■ Work instructions ■
Please copy out every line in the records below that includes the word "perfectly".

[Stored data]
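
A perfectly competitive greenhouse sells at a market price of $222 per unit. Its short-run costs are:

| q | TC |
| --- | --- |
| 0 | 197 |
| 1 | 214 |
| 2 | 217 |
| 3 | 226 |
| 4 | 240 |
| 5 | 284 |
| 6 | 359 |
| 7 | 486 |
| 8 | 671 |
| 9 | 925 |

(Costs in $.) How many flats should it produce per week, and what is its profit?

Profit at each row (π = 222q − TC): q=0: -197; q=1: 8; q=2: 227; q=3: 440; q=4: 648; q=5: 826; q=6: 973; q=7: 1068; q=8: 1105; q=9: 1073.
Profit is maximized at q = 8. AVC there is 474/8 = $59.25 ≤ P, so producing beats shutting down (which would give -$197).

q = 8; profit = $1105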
--
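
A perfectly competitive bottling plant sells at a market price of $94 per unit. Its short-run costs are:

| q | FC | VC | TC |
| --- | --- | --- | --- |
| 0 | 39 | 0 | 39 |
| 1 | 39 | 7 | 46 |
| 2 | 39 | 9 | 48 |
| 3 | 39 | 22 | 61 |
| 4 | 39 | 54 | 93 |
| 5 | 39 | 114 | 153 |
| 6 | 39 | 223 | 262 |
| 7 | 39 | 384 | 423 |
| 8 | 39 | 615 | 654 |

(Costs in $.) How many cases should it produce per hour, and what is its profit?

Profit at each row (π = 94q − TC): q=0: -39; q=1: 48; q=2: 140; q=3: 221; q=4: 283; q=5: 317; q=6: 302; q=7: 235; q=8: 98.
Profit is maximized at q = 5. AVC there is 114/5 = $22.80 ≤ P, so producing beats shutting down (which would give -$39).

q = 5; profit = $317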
...
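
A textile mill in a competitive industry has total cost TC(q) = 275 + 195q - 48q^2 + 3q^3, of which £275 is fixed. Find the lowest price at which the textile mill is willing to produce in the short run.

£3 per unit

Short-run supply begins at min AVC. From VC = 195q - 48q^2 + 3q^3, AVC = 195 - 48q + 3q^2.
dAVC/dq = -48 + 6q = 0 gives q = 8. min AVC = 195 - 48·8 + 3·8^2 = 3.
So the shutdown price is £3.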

■ Task answer ■
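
A perfectly competitive greenhouse sells at a market price of $222 per unit. Its short-run costs are:
A perfectly competitive bottling plant sells at a market price of $94 per unit. Its short-run costs are: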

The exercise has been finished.